◆ **WHAT IS EXPECTED**:
The lines you return must be all those in the data that hold the string "luxury".

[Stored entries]
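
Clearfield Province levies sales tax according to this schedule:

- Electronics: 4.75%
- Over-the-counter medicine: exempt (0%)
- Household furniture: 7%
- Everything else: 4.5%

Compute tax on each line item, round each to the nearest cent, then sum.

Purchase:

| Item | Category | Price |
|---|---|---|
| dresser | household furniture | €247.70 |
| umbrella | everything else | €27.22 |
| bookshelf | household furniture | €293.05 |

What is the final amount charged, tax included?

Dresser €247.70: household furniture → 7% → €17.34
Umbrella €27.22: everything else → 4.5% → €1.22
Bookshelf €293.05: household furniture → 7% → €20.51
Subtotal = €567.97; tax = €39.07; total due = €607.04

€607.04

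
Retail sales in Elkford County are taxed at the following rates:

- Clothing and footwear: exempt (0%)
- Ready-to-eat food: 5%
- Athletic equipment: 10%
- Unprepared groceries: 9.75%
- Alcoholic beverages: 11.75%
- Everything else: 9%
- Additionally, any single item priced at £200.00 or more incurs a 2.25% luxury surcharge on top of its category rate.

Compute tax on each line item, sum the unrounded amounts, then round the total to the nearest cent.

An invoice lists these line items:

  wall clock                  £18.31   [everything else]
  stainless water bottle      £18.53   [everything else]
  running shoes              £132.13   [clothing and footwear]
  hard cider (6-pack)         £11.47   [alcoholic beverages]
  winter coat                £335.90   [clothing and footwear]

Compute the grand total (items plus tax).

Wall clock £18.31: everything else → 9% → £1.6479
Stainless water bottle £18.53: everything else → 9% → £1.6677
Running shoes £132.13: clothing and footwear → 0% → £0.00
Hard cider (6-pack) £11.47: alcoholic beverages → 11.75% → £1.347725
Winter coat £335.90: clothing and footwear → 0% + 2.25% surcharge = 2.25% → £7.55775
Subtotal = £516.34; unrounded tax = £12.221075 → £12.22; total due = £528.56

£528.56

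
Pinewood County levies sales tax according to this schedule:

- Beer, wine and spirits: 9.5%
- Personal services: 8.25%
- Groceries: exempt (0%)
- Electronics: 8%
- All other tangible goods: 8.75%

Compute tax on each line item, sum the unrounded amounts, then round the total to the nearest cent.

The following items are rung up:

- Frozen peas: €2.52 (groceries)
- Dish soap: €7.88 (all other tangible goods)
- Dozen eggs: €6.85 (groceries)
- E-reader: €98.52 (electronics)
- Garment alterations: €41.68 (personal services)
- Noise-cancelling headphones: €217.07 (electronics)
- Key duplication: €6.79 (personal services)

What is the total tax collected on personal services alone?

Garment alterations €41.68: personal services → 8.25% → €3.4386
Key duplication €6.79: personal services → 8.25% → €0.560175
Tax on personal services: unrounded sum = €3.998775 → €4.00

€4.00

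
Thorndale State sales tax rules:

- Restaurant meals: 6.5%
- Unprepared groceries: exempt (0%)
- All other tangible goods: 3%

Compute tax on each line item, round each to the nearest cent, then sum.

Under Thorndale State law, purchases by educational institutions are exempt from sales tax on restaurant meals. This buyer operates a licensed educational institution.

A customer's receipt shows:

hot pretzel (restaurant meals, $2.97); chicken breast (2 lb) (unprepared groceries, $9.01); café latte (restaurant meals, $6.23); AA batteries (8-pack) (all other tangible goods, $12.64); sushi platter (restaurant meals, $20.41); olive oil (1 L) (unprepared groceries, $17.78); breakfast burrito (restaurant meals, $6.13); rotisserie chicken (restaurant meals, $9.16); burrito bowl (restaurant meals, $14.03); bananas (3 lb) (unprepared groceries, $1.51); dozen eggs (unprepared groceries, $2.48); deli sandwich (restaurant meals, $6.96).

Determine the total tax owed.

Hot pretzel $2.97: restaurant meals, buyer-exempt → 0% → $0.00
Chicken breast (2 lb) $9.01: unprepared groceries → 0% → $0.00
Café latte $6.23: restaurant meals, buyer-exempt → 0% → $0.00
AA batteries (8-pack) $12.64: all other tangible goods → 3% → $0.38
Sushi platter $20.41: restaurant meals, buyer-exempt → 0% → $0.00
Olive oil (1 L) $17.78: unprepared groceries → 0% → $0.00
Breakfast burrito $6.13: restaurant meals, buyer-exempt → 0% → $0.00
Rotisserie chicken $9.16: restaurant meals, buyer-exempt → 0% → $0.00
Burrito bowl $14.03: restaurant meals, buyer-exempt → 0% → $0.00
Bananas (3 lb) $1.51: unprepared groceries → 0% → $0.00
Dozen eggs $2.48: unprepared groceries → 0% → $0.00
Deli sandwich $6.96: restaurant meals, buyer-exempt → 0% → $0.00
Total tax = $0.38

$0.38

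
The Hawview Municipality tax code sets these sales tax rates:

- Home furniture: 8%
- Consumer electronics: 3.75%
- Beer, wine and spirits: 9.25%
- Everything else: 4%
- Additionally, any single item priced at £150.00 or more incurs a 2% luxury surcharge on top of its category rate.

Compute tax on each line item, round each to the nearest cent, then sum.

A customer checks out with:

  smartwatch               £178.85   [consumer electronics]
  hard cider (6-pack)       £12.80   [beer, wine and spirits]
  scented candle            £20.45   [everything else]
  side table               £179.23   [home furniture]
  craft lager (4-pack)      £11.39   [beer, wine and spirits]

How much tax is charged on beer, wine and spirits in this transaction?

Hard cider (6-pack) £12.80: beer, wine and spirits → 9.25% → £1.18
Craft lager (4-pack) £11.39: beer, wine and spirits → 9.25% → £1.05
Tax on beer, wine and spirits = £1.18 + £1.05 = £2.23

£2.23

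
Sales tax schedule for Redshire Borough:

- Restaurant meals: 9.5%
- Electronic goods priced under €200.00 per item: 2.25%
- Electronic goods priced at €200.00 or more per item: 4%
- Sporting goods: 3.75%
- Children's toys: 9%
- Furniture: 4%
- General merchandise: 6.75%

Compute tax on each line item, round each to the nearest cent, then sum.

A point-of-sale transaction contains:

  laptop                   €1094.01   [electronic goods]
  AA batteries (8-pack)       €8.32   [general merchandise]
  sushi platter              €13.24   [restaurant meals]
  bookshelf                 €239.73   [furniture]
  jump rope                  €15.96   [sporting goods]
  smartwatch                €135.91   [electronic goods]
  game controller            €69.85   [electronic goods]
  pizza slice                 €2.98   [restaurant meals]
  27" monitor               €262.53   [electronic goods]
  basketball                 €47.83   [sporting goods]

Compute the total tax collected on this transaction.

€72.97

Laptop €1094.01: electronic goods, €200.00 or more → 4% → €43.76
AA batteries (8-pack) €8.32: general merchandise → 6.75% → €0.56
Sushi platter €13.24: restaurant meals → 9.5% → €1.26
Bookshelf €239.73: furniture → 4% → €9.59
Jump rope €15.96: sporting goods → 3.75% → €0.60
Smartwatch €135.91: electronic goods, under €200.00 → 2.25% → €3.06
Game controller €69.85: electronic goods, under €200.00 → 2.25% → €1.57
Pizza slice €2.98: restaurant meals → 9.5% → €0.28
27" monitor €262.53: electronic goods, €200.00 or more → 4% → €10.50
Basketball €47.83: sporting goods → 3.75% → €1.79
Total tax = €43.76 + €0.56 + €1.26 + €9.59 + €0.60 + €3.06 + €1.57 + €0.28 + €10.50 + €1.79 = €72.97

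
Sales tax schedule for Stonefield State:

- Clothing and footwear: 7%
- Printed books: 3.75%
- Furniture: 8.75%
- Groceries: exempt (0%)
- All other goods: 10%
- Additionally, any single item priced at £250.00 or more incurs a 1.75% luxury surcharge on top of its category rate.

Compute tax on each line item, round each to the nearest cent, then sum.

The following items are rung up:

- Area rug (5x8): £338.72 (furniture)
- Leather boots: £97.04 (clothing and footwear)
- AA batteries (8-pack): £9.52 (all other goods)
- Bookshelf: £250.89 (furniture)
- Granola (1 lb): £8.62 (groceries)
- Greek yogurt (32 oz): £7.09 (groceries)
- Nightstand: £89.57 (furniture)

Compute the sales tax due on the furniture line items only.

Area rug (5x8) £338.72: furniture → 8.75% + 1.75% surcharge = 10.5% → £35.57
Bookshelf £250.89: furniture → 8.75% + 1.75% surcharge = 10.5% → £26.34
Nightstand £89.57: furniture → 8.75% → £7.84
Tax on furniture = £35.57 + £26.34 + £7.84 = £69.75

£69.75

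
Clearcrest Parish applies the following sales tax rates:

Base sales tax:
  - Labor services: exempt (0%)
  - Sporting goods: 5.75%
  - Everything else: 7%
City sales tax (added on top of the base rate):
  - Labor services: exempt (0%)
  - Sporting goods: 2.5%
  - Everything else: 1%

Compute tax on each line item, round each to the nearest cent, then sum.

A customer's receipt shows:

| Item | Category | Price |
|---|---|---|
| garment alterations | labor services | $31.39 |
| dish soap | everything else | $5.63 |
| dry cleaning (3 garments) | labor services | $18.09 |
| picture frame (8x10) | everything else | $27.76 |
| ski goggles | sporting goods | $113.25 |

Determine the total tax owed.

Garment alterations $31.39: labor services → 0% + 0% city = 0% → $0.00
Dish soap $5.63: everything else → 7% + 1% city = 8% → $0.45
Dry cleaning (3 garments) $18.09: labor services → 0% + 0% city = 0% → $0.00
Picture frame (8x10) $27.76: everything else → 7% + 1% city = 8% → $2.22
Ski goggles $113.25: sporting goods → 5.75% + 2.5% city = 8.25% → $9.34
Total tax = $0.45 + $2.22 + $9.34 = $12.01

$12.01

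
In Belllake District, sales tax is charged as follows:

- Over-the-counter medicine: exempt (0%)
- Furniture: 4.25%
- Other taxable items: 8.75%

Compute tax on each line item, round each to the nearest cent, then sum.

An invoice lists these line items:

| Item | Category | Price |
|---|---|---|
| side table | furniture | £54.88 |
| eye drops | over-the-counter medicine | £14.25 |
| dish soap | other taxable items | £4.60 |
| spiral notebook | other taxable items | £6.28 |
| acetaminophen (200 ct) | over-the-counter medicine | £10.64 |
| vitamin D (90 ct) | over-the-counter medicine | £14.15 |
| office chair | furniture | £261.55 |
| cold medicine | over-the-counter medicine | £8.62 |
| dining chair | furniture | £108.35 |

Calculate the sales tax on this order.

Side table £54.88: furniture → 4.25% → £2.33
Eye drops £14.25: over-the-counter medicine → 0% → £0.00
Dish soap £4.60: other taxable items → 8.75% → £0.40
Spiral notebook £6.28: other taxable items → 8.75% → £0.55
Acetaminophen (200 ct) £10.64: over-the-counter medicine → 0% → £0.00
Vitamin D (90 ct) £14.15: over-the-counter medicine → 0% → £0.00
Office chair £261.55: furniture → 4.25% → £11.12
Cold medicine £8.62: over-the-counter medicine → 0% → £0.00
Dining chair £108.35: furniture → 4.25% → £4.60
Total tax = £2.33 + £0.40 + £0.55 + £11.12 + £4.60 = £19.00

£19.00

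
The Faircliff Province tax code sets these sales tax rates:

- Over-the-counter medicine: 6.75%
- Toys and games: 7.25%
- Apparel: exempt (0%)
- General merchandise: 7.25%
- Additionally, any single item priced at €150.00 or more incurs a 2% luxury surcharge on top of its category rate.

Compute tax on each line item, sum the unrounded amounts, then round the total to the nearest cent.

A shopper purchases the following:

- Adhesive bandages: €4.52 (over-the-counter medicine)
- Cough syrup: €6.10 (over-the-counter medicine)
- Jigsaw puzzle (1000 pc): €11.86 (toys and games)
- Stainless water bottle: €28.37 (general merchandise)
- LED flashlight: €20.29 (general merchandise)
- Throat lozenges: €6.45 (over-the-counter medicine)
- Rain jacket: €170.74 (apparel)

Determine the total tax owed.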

◆ **TASK SOLUTION**:
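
- Additionally, any single item priced at £200.00 or more incurs a 2.25% luxury surcharge on top of its category rate.
- Additionally, any single item priced at £150.00 or more incurs a 2% luxury surcharge on top of its category rate.
- Additionally, any single item priced at £250.00 or more incurs a 1.75% luxury surcharge on top of its category rate.
- Additionally, any single item priced at €150.00 or more incurs a 2% luxury surcharge on top of its category rate.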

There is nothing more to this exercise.